-------- Information shown --------

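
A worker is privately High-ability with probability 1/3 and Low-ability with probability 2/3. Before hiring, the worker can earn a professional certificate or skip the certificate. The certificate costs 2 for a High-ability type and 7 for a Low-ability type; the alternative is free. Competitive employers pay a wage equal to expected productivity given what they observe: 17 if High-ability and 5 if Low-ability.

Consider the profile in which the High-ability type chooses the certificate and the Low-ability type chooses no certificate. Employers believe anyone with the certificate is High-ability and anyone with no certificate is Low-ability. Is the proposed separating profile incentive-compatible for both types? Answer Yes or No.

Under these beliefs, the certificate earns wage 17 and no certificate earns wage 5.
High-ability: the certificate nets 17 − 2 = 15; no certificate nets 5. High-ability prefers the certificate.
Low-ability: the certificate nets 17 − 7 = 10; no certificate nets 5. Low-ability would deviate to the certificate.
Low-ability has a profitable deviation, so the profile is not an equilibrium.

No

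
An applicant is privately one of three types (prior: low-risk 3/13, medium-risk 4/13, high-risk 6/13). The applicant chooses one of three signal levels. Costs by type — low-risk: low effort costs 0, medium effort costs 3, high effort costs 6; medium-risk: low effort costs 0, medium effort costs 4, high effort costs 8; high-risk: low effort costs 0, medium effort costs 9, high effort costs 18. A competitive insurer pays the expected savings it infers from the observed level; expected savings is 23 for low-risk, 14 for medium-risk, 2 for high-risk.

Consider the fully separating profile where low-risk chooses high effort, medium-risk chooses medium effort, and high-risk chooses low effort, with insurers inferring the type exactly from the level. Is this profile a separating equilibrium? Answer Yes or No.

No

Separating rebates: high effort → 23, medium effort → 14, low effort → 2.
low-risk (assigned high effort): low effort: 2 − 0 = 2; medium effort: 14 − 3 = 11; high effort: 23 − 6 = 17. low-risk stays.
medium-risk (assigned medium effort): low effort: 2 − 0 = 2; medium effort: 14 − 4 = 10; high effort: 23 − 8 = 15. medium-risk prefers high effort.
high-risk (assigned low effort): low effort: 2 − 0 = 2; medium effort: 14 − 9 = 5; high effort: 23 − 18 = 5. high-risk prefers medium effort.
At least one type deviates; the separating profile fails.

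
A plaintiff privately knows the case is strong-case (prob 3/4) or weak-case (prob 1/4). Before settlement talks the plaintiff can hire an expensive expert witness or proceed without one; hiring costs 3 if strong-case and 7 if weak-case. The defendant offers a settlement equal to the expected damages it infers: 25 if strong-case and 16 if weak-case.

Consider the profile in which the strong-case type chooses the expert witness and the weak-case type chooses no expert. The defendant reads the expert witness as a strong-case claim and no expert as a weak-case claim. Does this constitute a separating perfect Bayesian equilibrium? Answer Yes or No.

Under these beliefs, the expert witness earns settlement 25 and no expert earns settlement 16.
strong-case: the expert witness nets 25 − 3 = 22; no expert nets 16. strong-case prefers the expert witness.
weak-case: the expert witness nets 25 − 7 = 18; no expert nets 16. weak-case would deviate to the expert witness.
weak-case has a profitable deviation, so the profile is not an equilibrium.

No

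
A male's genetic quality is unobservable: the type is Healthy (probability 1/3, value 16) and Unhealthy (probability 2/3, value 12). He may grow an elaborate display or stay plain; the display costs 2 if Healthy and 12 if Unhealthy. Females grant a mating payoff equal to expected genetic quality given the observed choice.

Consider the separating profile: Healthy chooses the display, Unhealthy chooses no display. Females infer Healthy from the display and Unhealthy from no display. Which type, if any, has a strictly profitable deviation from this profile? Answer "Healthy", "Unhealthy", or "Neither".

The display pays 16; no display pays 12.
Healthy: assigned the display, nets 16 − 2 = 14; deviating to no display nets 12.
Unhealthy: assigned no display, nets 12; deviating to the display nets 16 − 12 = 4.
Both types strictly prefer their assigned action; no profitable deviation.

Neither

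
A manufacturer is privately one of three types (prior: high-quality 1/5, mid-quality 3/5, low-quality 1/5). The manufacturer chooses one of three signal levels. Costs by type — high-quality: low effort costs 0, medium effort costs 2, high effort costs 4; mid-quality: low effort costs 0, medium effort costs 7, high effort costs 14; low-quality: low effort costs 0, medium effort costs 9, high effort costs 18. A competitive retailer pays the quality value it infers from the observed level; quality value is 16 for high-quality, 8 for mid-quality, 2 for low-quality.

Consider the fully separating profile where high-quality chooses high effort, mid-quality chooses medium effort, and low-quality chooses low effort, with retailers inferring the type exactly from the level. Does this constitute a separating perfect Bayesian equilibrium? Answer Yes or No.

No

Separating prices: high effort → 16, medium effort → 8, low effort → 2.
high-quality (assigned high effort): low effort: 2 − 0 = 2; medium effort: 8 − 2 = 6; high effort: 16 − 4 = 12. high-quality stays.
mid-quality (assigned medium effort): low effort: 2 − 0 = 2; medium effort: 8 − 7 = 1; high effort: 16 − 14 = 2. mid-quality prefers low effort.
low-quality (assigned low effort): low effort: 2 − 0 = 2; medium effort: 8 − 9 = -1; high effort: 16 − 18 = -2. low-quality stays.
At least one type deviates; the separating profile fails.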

--------

**What is being asked**.
Output the line containing "Consider the fully separating profile where high-quality" together with all later lines of the entries, exactly as written, through the final line.

**Answer area**.
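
Consider the fully separating profile where high-quality chooses high effort, mid-quality chooses medium effort, and low-quality chooses low effort, with retailers inferring the type exactly from the level. Does this constitute a separating perfect Bayesian equilibrium? Answer Yes or No.

No

Separating prices: high effort → 16, medium effort → 8, low effort → 2.
high-quality (assigned high effort): low effort: 2 − 0 = 2; medium effort: 8 − 2 = 6; high effort: 16 − 4 = 12. high-quality stays.
mid-quality (assigned medium effort): low effort: 2 − 0 = 2; medium effort: 8 − 7 = 1; high effort: 16 − 14 = 2. mid-quality prefers low effort.
low-quality (assigned low effort): low effort: 2 − 0 = 2; medium effort: 8 − 9 = -1; high effort: 16 − 18 = -2. low-quality stays.
At least one type deviates; the separating profile fails.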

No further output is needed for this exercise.